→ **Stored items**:
....

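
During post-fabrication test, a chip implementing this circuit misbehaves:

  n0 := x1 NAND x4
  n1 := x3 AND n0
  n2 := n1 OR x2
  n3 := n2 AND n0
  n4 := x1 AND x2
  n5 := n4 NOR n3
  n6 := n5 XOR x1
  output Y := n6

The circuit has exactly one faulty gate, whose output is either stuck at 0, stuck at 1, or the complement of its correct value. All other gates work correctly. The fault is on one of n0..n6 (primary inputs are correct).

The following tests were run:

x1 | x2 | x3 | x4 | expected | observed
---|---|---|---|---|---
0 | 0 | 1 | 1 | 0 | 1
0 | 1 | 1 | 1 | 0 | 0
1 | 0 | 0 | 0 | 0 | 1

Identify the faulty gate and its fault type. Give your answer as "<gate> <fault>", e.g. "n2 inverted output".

Fault-free values for test 1 (x1=0, x2=0, x3=1, x4=1): n0=1, n1=1, n2=1, n3=1, n4=0, n5=0, n6=0, giving Y=0. Observed 1.
Test 1: faults giving observed 1 are {n0 stuck-at-0, n0 inverted output, n1 stuck-at-0, n1 inverted output, n2 stuck-at-0, n2 inverted output, n3 stuck-at-0, n3 inverted output, n5 stuck-at-1, n5 inverted output, n6 stuck-at-1, n6 inverted output}.
Test 2 (x1=0, x2=1, x3=1, x4=1): fault-free n0=1, n1=1, n2=1, n3=1, n4=0, n5=0, n6=0 → 0; observed 0. Eliminates n0 stuck-at-0, n0 inverted output, n2 stuck-at-0, n2 inverted output, n3 stuck-at-0, n3 inverted output, n5 stuck-at-1, n5 inverted output, n6 stuck-at-1, n6 inverted output.
Test 3 (x1=1, x2=0, x3=0, x4=0): fault-free n0=1, n1=0, n2=0, n3=0, n4=0, n5=1, n6=0 → 0; observed 1. Eliminates n1 stuck-at-0.
Only n1 inverted output is consistent with every test.

n1 inverted output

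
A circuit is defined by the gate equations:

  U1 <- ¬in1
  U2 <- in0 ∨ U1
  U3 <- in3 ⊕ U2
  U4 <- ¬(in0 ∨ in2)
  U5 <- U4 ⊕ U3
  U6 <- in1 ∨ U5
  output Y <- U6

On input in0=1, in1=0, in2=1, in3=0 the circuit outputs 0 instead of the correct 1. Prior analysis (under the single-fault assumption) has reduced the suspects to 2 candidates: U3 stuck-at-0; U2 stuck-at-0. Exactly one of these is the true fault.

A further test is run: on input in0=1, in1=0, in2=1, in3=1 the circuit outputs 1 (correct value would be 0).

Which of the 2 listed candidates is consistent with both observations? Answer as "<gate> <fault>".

U2 stuck-at-0

Evaluate each candidate on input in0=1, in1=0, in2=1, in3=1:
  U3 stuck-at-0: U1=1, U2=1, U3=0 [stuck-at-0], U4=0, U5=0, U6=0 → 0 — eliminated
  U2 stuck-at-0: U1=1, U2=0 [stuck-at-0], U3=1, U4=0, U5=1, U6=1 → 1 — matches
Only U2 stuck-at-0 reproduces the observed 1.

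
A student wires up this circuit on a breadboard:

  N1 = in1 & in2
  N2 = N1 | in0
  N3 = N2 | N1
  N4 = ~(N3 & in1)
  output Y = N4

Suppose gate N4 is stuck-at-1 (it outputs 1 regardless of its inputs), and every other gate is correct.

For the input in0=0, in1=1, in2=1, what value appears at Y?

Propagate with N4 forced: N1=1, N2=1, N3=1, N4=1 [stuck-at-1].
So Y = 1. (Without the fault it would be 0.)

1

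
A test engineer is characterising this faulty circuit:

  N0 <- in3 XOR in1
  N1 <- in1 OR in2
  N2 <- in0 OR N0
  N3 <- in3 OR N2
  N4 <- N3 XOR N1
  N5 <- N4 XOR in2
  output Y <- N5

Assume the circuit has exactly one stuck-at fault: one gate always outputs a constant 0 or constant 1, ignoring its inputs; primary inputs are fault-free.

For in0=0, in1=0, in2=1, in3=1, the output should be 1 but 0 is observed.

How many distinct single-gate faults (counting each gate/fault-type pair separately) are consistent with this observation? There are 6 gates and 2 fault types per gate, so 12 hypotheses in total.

Fault-free: N0=1, N1=1, N2=1, N3=1, N4=0, N5=1 → 1. Observed 0.
  N0 stuck-at-0: output 1 ✗
  N0 stuck-at-1: output 1 ✗
  N1 stuck-at-0: output 0 ✓
  N1 stuck-at-1: output 1 ✗
  N2 stuck-at-0: output 1 ✗
  N2 stuck-at-1: output 1 ✗
  N3 stuck-at-0: output 0 ✓
  N3 stuck-at-1: output 1 ✗
  N4 stuck-at-0: output 1 ✗
  N4 stuck-at-1: output 0 ✓
  N5 stuck-at-0: output 0 ✓
  N5 stuck-at-1: output 1 ✗
Consistent faults: {N1 stuck-at-0, N3 stuck-at-0, N4 stuck-at-1, N5 stuck-at-0} — 4 in all.

4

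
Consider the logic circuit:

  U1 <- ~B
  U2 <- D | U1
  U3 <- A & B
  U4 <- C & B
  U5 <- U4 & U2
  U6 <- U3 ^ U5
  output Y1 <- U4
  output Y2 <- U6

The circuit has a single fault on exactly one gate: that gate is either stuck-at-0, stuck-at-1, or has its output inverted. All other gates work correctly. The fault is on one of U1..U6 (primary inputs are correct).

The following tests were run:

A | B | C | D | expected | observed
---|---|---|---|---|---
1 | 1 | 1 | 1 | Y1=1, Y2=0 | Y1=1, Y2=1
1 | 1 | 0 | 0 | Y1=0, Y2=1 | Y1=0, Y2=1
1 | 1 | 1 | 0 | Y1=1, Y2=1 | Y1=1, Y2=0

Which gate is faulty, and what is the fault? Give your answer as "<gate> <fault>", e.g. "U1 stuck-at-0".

U2 inverted output

Fault-free values for test 1 (A=1, B=1, C=1, D=1): U1=0, U2=1, U3=1, U4=1, U5=1, U6=0, giving Y1=1, Y2=0. Observed Y1=1, Y2=1.
Test 1: faults giving observed Y1=1, Y2=1 are {U2 stuck-at-0, U2 inverted output, U3 stuck-at-0, U3 inverted output, U5 stuck-at-0, U5 inverted output, U6 stuck-at-1, U6 inverted output}.
Test 2 (A=1, B=1, C=0, D=0): fault-free U1=0, U2=0, U3=1, U4=0, U5=0, U6=1 → Y1=0, Y2=1; observed Y1=0, Y2=1. Eliminates U3 stuck-at-0, U3 inverted output, U5 inverted output, U6 inverted output.
Test 3 (A=1, B=1, C=1, D=0): fault-free U1=0, U2=0, U3=1, U4=1, U5=0, U6=1 → Y1=1, Y2=1; observed Y1=1, Y2=0. Eliminates U2 stuck-at-0, U5 stuck-at-0, U6 stuck-at-1.
Only U2 inverted output is consistent with every test.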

....

→ **WHAT YOU SHOULD DO**:
Across all the entries, count the lines that contain the word "expected" and give the number by itself.

→ **YOUR RESPONSE**:
2